## TASK BRIEF:
Your answer should consist of the lines in the listing that hold "depends".

== PROVIDED DATA ==

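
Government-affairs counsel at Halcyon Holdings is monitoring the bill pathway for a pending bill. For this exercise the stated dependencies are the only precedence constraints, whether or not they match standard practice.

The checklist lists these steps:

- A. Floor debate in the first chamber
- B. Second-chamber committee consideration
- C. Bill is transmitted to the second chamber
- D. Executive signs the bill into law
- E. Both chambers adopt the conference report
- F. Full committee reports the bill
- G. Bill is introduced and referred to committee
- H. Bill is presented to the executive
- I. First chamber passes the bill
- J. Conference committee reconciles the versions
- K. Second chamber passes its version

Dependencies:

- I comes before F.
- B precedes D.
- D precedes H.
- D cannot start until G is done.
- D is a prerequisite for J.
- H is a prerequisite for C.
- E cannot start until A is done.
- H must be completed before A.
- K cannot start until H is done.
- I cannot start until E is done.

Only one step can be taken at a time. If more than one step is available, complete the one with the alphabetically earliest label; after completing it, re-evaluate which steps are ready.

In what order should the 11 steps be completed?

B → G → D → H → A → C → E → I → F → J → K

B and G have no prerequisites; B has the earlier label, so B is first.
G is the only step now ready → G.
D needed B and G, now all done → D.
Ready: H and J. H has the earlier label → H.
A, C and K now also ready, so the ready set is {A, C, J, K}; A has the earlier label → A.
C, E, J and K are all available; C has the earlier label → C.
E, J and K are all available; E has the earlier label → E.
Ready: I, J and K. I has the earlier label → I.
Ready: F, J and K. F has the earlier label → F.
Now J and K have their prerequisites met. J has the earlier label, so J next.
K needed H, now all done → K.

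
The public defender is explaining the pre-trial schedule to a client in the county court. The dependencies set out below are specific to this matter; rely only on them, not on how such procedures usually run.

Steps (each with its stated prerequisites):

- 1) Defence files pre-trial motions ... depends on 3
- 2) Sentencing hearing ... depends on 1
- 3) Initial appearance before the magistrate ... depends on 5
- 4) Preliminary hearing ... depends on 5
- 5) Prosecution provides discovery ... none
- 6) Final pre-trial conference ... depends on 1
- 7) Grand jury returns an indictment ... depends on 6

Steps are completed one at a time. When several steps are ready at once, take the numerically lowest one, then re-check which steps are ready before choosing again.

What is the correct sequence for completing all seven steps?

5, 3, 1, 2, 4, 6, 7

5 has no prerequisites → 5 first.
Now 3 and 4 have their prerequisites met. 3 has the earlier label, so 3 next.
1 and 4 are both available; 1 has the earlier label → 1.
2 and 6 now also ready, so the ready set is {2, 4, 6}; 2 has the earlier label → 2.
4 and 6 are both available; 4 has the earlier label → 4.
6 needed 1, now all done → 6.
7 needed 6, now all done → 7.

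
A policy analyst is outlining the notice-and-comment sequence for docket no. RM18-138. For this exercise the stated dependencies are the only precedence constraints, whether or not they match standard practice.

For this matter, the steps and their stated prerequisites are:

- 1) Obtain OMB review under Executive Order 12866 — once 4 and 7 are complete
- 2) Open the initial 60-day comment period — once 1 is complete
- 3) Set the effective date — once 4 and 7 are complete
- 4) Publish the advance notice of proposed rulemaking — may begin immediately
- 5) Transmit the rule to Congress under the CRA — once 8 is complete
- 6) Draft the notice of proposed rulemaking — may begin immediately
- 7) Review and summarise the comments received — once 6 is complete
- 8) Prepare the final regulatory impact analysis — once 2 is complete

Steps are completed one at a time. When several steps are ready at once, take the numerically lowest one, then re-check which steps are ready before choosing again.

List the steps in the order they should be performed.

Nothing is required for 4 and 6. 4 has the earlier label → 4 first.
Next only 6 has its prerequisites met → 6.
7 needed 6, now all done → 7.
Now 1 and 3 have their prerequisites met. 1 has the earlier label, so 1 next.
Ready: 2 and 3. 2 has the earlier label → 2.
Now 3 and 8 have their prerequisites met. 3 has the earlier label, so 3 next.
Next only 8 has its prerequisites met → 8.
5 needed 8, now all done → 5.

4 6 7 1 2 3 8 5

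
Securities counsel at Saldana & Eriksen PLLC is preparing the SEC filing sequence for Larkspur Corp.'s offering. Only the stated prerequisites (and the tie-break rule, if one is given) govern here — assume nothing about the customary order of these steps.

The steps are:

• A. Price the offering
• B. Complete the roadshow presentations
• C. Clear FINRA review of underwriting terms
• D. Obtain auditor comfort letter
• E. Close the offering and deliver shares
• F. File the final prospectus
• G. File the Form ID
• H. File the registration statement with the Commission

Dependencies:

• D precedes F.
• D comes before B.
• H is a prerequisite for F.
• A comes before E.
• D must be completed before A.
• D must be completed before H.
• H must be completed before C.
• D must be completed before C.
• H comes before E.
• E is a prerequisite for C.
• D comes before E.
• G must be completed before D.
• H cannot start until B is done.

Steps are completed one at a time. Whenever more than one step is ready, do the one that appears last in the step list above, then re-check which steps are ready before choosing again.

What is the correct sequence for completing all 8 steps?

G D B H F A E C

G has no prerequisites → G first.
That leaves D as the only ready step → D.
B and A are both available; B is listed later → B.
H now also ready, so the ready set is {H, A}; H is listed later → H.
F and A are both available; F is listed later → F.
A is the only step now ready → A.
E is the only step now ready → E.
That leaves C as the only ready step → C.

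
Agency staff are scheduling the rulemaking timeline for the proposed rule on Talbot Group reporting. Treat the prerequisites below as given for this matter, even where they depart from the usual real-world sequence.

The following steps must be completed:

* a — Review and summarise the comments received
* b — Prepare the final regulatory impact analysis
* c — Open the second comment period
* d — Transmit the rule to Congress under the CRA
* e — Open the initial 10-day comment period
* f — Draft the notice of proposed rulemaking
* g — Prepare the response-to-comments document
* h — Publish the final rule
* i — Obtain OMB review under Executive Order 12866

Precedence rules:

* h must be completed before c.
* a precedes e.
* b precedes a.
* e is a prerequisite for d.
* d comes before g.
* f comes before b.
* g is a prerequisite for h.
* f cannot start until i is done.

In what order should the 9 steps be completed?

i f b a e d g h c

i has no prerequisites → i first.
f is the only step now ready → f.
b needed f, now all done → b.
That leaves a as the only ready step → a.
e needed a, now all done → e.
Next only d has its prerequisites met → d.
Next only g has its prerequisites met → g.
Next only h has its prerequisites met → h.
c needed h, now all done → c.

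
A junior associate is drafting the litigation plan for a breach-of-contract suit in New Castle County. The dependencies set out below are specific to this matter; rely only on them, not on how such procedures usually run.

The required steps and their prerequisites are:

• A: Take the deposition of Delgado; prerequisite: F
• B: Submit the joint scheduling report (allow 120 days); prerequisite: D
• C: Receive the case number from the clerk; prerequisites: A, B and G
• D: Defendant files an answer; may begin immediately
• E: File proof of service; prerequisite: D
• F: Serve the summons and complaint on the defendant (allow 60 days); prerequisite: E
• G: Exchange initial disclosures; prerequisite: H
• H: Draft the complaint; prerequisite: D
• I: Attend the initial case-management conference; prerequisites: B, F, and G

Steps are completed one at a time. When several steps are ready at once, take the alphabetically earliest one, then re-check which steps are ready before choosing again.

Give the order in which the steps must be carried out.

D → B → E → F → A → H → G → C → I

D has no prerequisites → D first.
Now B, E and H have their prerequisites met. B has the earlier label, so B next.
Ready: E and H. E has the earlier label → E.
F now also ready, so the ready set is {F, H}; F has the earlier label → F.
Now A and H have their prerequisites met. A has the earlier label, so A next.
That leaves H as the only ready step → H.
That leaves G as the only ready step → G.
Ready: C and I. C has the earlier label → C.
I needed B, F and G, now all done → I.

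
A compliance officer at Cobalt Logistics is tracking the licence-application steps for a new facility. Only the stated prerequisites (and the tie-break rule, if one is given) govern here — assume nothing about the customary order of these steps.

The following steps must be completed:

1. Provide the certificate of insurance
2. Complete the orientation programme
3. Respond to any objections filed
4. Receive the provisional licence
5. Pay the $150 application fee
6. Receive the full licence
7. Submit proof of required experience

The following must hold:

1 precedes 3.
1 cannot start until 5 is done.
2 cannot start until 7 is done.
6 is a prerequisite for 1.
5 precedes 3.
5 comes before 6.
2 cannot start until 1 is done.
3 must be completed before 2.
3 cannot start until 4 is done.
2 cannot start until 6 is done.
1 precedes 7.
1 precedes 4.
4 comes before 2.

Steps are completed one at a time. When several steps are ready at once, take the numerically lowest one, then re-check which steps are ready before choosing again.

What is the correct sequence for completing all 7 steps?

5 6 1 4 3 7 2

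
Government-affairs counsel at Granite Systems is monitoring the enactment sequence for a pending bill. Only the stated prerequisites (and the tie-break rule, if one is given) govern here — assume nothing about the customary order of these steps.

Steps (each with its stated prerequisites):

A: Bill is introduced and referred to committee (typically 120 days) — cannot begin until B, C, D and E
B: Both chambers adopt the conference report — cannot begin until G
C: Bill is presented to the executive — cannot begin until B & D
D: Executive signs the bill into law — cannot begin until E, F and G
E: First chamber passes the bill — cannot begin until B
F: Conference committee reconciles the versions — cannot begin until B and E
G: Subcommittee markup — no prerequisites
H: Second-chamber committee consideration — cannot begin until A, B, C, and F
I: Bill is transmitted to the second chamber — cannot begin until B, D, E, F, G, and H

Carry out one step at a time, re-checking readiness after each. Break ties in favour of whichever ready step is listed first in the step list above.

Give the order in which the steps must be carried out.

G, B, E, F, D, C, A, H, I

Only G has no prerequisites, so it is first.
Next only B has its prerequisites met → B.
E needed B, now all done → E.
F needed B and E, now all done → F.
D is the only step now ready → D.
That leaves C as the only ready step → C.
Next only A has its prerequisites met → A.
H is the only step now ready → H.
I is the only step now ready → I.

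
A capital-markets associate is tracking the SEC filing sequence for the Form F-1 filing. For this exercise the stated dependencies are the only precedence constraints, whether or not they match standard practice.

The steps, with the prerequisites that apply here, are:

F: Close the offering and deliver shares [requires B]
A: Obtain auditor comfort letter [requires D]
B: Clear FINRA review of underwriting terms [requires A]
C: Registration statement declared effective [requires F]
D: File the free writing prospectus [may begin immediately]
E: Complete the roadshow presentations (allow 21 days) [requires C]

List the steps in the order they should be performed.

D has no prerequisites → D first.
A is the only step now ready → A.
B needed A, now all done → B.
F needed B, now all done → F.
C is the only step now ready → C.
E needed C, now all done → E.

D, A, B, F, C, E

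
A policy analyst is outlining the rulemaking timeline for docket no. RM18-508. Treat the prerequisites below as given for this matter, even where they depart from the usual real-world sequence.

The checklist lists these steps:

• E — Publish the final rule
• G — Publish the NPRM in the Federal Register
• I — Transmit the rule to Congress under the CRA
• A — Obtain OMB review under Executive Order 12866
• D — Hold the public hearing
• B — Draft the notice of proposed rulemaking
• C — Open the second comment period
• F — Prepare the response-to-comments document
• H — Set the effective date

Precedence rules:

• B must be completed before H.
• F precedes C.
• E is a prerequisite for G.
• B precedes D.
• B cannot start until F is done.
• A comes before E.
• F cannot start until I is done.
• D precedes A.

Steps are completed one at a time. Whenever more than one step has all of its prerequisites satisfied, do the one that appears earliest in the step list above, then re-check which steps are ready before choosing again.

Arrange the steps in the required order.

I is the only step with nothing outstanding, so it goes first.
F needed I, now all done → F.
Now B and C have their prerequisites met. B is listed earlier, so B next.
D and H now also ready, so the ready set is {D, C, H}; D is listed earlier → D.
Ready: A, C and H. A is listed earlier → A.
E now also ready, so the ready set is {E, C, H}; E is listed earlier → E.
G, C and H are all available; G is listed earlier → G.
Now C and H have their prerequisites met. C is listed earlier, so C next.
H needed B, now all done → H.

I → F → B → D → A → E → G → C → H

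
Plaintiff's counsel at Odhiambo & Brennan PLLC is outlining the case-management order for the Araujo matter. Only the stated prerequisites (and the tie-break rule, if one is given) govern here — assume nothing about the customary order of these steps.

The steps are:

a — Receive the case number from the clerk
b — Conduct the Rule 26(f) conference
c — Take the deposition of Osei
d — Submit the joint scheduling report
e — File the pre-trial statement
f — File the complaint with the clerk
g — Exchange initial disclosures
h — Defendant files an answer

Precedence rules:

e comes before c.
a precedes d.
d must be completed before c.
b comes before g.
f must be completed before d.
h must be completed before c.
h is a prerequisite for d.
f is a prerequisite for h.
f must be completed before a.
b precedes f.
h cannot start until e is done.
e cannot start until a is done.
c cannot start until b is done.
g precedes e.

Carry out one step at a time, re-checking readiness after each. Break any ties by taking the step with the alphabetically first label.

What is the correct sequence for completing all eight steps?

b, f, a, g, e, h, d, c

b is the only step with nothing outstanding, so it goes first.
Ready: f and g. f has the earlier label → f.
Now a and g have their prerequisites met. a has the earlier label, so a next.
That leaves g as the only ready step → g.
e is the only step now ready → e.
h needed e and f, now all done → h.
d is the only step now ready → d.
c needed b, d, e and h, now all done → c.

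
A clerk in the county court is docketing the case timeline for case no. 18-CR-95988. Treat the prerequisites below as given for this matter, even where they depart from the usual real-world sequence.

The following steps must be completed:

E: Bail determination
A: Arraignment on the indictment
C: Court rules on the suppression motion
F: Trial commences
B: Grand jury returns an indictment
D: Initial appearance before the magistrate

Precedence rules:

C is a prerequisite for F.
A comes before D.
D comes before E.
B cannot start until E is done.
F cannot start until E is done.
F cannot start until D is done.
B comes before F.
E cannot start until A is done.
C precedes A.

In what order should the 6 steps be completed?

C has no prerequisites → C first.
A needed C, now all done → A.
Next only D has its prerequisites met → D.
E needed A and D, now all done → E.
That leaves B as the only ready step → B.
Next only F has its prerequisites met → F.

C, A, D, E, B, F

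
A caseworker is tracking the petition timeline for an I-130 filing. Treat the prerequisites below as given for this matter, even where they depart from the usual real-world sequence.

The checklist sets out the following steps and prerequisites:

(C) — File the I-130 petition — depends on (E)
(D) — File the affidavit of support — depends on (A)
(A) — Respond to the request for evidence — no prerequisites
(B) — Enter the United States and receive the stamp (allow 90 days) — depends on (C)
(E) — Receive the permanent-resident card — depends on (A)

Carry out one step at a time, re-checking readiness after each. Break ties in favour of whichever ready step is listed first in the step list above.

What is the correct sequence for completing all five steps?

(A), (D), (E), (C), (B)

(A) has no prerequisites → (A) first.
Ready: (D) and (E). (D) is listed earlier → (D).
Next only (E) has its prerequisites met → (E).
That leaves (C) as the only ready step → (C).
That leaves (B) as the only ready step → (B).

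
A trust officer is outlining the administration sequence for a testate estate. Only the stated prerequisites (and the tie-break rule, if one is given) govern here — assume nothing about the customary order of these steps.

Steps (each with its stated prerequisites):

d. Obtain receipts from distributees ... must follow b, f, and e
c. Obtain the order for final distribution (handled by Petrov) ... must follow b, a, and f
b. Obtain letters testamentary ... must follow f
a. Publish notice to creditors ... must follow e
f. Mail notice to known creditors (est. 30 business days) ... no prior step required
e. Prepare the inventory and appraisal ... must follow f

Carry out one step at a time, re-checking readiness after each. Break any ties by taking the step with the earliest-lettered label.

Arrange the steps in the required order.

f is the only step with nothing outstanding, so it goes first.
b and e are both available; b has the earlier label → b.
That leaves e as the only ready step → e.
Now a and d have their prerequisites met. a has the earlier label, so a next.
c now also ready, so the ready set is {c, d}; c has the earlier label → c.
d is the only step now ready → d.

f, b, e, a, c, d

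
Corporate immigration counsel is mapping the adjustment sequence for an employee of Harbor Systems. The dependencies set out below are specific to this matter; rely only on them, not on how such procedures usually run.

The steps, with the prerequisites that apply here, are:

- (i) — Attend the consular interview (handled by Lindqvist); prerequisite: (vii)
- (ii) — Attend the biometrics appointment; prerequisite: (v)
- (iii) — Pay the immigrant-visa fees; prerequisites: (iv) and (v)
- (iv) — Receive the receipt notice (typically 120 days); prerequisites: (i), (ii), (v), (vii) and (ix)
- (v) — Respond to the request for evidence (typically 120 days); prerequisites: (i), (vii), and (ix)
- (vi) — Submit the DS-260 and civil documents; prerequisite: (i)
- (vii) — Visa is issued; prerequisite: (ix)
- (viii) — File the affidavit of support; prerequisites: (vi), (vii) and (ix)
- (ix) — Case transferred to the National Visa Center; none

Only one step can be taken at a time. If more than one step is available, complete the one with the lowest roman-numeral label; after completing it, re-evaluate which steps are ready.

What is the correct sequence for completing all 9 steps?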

===

## YOUR SOLUTION:
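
- 1) Defence files pre-trial motions ... depends on 3
- 2) Sentencing hearing ... depends on 1
- 3) Initial appearance before the magistrate ... depends on 5
- 4) Preliminary hearing ... depends on 5
- 6) Final pre-trial conference ... depends on 1
- 7) Grand jury returns an indictment ... depends on 6
(C) — File the I-130 petition — depends on (E)
(D) — File the affidavit of support — depends on (A)
(B) — Enter the United States and receive the stamp (allow 90 days) — depends on (C)
(E) — Receive the permanent-resident card — depends on (A)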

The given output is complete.